» **What needs to be done**
Would you return the entries below exactly from the line containing "The grammar below has start symbol S." onward, ending with the final line and including it, and nothing else?
◆ ◆ ◆ ◆ ◆
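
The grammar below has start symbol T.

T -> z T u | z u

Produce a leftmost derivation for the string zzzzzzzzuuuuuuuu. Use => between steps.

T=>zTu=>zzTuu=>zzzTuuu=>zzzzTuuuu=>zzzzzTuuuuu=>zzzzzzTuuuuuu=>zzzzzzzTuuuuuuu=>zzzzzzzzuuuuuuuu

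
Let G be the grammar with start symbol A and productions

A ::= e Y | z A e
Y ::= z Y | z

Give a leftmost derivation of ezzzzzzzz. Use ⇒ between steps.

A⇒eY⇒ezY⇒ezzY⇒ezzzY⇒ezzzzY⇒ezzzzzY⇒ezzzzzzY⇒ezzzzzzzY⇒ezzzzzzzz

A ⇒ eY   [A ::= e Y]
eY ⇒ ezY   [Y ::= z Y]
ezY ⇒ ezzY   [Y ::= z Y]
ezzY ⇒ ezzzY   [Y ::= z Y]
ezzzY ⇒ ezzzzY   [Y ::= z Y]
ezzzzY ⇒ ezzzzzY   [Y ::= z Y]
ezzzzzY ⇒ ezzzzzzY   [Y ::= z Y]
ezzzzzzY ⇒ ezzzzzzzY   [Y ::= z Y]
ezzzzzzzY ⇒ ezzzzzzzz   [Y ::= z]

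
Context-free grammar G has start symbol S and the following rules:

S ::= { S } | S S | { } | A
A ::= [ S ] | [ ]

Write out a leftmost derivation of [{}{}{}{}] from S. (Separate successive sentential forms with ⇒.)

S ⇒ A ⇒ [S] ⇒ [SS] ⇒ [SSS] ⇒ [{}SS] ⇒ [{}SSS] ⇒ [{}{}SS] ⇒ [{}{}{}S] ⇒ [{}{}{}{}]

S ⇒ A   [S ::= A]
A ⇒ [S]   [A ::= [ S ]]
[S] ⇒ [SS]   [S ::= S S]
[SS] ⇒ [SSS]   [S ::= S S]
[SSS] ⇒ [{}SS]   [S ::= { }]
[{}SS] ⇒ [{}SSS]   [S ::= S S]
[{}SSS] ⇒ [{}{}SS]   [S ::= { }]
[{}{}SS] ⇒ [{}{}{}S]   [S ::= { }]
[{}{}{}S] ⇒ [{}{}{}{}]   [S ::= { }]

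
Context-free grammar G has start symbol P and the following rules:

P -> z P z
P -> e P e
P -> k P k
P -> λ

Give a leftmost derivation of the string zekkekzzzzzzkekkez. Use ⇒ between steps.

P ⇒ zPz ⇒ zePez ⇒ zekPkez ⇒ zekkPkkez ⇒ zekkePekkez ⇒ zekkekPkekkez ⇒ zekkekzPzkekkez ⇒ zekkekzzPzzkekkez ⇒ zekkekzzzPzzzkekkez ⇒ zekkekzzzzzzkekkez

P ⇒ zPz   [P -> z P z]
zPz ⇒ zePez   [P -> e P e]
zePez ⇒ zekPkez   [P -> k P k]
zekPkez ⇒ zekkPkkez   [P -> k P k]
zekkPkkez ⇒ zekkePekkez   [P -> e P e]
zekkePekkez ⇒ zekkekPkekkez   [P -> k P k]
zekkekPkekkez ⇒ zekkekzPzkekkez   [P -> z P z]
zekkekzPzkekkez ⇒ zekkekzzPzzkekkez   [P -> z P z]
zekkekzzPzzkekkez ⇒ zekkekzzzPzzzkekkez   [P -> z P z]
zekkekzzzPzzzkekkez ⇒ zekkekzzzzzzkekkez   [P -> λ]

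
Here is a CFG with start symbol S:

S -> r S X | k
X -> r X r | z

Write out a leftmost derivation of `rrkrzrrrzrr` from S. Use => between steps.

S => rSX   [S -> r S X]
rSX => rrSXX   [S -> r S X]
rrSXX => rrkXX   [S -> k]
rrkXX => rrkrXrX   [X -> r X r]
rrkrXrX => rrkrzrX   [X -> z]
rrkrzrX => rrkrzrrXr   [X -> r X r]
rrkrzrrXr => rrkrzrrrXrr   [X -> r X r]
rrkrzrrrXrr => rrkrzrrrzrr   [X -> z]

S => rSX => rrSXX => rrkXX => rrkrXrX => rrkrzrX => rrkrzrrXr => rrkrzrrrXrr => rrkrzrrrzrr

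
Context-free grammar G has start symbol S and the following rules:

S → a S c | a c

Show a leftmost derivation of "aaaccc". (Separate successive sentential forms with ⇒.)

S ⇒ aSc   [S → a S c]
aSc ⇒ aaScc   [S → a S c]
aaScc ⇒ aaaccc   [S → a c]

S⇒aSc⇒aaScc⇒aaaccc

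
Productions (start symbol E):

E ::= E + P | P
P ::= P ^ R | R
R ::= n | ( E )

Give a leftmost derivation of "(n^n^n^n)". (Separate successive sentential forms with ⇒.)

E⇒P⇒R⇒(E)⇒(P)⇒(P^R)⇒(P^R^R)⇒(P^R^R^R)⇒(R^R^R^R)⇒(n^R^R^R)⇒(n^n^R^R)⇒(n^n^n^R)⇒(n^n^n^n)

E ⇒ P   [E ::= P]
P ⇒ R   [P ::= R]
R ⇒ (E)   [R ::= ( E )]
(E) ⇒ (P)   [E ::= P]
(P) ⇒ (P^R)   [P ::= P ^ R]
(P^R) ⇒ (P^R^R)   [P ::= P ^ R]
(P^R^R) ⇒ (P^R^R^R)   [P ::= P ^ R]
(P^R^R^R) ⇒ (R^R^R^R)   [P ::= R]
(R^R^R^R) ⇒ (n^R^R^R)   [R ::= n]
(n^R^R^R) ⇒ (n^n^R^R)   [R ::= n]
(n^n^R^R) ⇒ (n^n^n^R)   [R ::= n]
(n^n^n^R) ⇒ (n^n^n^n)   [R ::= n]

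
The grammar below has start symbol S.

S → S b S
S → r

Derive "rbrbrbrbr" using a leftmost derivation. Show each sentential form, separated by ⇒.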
◆ ◆ ◆ ◆ ◆
» **Answer area**
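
The grammar below has start symbol S.

S → S b S
S → r

Derive "rbrbrbrbr" using a leftmost derivation. Show each sentential form, separated by ⇒.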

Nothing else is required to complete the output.